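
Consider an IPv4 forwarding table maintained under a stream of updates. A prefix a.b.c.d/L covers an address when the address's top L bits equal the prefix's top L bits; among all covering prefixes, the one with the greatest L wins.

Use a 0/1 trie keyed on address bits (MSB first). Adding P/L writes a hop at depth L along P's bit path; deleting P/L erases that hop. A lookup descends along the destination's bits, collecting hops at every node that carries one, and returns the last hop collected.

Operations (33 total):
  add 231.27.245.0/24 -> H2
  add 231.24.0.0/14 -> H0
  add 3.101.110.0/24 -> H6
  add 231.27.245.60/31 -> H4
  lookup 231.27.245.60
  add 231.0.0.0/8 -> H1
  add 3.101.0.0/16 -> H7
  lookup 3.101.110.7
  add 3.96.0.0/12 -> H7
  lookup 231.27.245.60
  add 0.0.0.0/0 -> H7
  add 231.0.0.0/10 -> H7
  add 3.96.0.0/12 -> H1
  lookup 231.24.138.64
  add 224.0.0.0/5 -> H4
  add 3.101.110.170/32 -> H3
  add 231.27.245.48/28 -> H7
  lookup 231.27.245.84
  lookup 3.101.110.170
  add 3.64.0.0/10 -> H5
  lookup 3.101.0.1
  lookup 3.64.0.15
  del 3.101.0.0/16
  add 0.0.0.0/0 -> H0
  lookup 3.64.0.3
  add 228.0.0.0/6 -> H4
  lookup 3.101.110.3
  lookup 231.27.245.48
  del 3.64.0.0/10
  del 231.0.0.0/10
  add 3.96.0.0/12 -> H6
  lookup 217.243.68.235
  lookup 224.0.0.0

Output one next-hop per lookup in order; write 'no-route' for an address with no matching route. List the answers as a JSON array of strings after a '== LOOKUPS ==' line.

Trace:
  add 231.27.245.0/24 -> H2 at depth 24
  add 231.24.0.0/14 -> H0 at depth 14
  add 3.101.110.0/24 -> H6 at depth 24
  add 231.27.245.60/31 -> H4 at depth 31
  Q 231.27.245.60: descend 1110011100011011111101010011110 ; hops seen [H0,H2,H4] ; pick H4
  add 231.0.0.0/8 -> H1 at depth 8
  add 3.101.0.0/16 -> H7 at depth 16
  Q 3.101.110.7: descend 000000110110010101101110 ; hops seen [H7,H6] ; pick H6
  add 3.96.0.0/12 -> H7 at depth 12
  Q 231.27.245.60: descend 1110011100011011111101010011110 ; hops seen [H1,H0,H2,H4] ; pick H4
  add 0.0.0.0/0 -> H7 at depth 0
  add 231.0.0.0/10 -> H7 at depth 10
  add 3.96.0.0/12 -> H1 at depth 12
  Q 231.24.138.64: descend 11100111000110 ; hops seen [H7,H1,H7,H0] ; pick H0
  add 224.0.0.0/5 -> H4 at depth 5
  add 3.101.110.170/32 -> H3 at depth 32
  add 231.27.245.48/28 -> H7 at depth 28
  Q 231.27.245.84: descend 1110011100011011111101010 ; hops seen [H7,H4,H1,H7,H0,H2] ; pick H2
  Q 3.101.110.170: descend 00000011011001010110111010101010 ; hops seen [H7,H1,H7,H6,H3] ; pick H3
  add 3.64.0.0/10 -> H5 at depth 10
  Q 3.101.0.1: descend 00000011011001010 ; hops seen [H7,H5,H1,H7] ; pick H7
  Q 3.64.0.15: descend 0000001101 ; hops seen [H7,H5] ; pick H5
  - 3.101.0.0/16 clear@16
  add 0.0.0.0/0 -> H0 at depth 0
  Q 3.64.0.3: descend 0000001101 ; hops seen [H0,H5] ; pick H5
  add 228.0.0.0/6 -> H4 at depth 6
  Q 3.101.110.3: descend 000000110110010101101110 ; hops seen [H0,H5,H1,H6] ; pick H6
  Q 231.27.245.48: descend 1110011100011011111101010011 ; hops seen [H0,H4,H4,H1,H7,H0,H2,H7] ; pick H7
  - 3.64.0.0/10 clear@10
  - 231.0.0.0/10 clear@10
  add 3.96.0.0/12 -> H6 at depth 12
  Q 217.243.68.235: descend 11 ; hops seen [H0] ; pick H0
  Q 224.0.0.0: descend 11100 ; hops seen [H0,H4] ; pick H4

== LOOKUPS ==
["H4","H6","H4","H0","H2","H3","H7","H5","H5","H6","H7","H0","H4"]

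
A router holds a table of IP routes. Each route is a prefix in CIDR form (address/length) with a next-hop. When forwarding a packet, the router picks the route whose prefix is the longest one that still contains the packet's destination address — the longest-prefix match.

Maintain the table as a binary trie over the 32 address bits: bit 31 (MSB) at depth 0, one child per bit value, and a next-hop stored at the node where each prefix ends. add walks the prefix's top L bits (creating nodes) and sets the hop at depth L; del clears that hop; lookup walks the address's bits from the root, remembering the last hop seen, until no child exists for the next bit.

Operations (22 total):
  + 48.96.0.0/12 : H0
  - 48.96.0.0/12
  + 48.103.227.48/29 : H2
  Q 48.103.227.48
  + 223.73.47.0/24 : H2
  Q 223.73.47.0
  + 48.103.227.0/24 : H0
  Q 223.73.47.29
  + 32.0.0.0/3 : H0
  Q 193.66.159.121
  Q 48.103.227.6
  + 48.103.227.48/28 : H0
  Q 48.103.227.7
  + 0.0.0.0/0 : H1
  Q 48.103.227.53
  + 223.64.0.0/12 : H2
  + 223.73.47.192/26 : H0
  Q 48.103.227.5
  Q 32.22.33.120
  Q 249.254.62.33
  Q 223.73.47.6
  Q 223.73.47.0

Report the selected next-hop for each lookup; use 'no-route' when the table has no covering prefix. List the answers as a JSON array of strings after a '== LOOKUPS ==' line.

Trace:
  + 48.96.0.0/12 (H0) depth=12
  del 48.96.0.0/12 (clear depth 12)
  + 48.103.227.48/29 (H2) depth=29
  Q 48.103.227.48: descend 00110000011001111110001100110 ; hops seen [H2] ; pick H2
  + 223.73.47.0/24 (H2) depth=24
  Q 223.73.47.0: descend 110111110100100100101111 ; hops seen [H2] ; pick H2
  + 48.103.227.0/24 (H0) depth=24
  Q 223.73.47.29: descend 110111110100100100101111 ; hops seen [H2] ; pick H2
  + 32.0.0.0/3 (H0) depth=3
  Q 193.66.159.121: descend 110 ; hops seen [∅] ; pick no-route
  Q 48.103.227.6: descend 00110000011001111110001100 ; hops seen [H0,H0] ; pick H0
  + 48.103.227.48/28 (H0) depth=28
  Q 48.103.227.7: descend 00110000011001111110001100 ; hops seen [H0,H0] ; pick H0
  + 0.0.0.0/0 (H1) depth=0
  Q 48.103.227.53: descend 00110000011001111110001100110 ; hops seen [H1,H0,H0,H0,H2] ; pick H2
  + 223.64.0.0/12 (H2) depth=12
  + 223.73.47.192/26 (H0) depth=26
  Q 48.103.227.5: descend 00110000011001111110001100 ; hops seen [H1,H0,H0] ; pick H0
  Q 32.22.33.120: descend 001 ; hops seen [H1,H0] ; pick H0
  Q 249.254.62.33: descend 11 ; hops seen [H1] ; pick H1
  Q 223.73.47.6: descend 110111110100100100101111 ; hops seen [H1,H2,H2] ; pick H2
  Q 223.73.47.0: descend 110111110100100100101111 ; hops seen [H1,H2,H2] ; pick H2

== LOOKUPS ==
["H2","H2","H2","no-route","H0","H0","H2","H0","H0","H1","H2","H2"]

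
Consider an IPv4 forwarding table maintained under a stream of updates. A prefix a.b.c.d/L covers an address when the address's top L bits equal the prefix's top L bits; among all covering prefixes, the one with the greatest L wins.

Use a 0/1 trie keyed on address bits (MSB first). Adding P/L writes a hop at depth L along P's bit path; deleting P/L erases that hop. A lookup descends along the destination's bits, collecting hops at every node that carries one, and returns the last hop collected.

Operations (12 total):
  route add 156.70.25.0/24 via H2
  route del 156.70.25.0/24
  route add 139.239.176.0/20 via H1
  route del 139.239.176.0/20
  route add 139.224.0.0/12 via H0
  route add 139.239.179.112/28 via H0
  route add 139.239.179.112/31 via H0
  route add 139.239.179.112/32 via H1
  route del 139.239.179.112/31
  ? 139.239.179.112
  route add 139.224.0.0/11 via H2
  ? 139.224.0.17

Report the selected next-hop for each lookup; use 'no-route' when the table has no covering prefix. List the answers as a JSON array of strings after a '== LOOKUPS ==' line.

Trace:
  add 156.70.25.0/24 -> H2 at depth 24
  - 156.70.25.0/24 clear@24
  add 139.239.176.0/20 -> H1 at depth 20
  - 139.239.176.0/20 clear@20
  add 139.224.0.0/12 -> H0 at depth 12
  add 139.239.179.112/28 -> H0 at depth 28
  add 139.239.179.112/31 -> H0 at depth 31
  add 139.239.179.112/32 -> H1 at depth 32
  - 139.239.179.112/31 clear@31
  Q 139.239.179.112: descend 10001011111011111011001101110000 ; hops seen [H0,H0,H1] ; pick H1
  add 139.224.0.0/11 -> H2 at depth 11
  Q 139.224.0.17: descend 100010111110 ; hops seen [H2,H0] ; pick H0

== LOOKUPS ==
["H1","H0"]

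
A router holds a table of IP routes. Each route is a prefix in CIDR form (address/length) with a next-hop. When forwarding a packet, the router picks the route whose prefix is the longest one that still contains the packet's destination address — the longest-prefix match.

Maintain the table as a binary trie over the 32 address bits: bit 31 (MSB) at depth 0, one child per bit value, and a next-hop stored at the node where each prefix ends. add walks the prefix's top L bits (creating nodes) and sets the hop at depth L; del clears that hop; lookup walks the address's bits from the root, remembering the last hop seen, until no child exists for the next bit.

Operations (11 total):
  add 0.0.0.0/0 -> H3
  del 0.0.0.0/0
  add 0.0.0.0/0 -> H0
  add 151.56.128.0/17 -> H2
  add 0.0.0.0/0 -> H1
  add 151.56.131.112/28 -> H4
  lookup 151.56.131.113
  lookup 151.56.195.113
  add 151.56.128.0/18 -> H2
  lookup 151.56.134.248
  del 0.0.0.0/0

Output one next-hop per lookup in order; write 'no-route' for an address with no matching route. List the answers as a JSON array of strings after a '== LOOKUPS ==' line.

Trace:
  add 0.0.0.0/0 -> H3 at depth 0
  del 0.0.0.0/0 (clear depth 0)
  add 0.0.0.0/0 -> H0 at depth 0
  add 151.56.128.0/17 -> H2 at depth 17
  add 0.0.0.0/0 -> H1 at depth 0
  add 151.56.131.112/28 -> H4 at depth 28
  lookup 151.56.131.113: bits 1001011100111000100000110111 walk d0:H1→d1:-→d2:-→d3:-→d4:-→d5:-→d6:-→d7:-→d8:-→d9:-→d10:-→d11:-→d12:-→d13:-→d14:-→d15:-→d16:-→d17:H2→d18:-→d19:-→d20:-→d21:-→d22:-→d23:-→d24:-→d25:-→d26:-→d27:-→d28:H4 -> H4
  lookup 151.56.195.113: bits 10010111001110001 walk d0:H1→d1:-→d2:-→d3:-→d4:-→d5:-→d6:-→d7:-→d8:-→d9:-→d10:-→d11:-→d12:-→d13:-→d14:-→d15:-→d16:-→d17:H2 -> H2
  add 151.56.128.0/18 -> H2 at depth 18
  lookup 151.56.134.248: bits 100101110011100010000 walk d0:H1→d1:-→d2:-→d3:-→d4:-→d5:-→d6:-→d7:-→d8:-→d9:-→d10:-→d11:-→d12:-→d13:-→d14:-→d15:-→d16:-→d17:H2→d18:H2→d19:-→d20:-→d21:- -> H2
  del 0.0.0.0/0 (clear depth 0)

== LOOKUPS ==
["H4","H2","H2"]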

·····

**PROMPT**: Your answer must consist solely of the lines above between the line holding "lookup 3.101.110.170" and the line holding "lookup 224.0.0.0", inclusive, copied exactly.

**ANSWER TO THIS TASK**:
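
  lookup 3.101.110.170
  add 3.64.0.0/10 -> H5
  lookup 3.101.0.1
  lookup 3.64.0.15
  del 3.101.0.0/16
  add 0.0.0.0/0 -> H0
  lookup 3.64.0.3
  add 228.0.0.0/6 -> H4
  lookup 3.101.110.3
  lookup 231.27.245.48
  del 3.64.0.0/10
  del 231.0.0.0/10
  add 3.96.0.0/12 -> H6
  lookup 217.243.68.235
  lookup 224.0.0.0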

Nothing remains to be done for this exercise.